Entries shown
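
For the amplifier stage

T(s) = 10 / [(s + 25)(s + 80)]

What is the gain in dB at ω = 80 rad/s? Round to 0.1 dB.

At s = jω = j80:
pole (s+25): 25 + j80 → |·| = √(25²+80²) = √7025 ≈ 83.815, ∠ = arctan(80/25) ≈ 72.65°
pole (s+80): 80 + j80 → |·| = √(80²+80²) = √12800 ≈ 113.14, ∠ = arctan(80/80) ≈ 45.00°
|T| = 10 / 9482.8 ≈ 0.0010545
Gain = 20 log₁₀(0.0010545) ≈ -59.54 dB

-59.5 dB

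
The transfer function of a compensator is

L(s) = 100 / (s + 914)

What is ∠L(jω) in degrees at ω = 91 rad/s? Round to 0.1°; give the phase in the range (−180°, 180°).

At s = jω = j91:
pole (s+914): 914 + j91 → |·| = √(914²+91²) = √843677 ≈ 918.52, ∠ = arctan(91/914) ≈ 5.69°
∠L = 0.00° − 5.69° = -5.69°

-5.7°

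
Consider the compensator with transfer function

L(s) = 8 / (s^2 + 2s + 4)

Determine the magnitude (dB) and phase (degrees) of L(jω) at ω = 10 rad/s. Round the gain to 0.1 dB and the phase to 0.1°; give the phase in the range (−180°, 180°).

-21.8 dB, -168.2°

At s = jω = j10:
quadratic: (j10)² + 2·j10 + 4 = -96 + j20 → |·| ≈ 98.061, ∠ ≈ 168.23°
|L| = 8 / 98.061 ≈ 0.081582
Gain = 20 log₁₀(0.081582) ≈ -21.77 dB
∠L = 0.00° − 168.23° = -168.23°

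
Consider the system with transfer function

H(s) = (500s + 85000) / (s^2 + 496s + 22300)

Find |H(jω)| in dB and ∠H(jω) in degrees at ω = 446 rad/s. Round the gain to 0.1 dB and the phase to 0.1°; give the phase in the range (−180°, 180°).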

What needs to be done
From the records given above, copy all lines containing "function".

Task answer
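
The transfer function of a compensator is
Consider the compensator with transfer function
Consider the system with transfer function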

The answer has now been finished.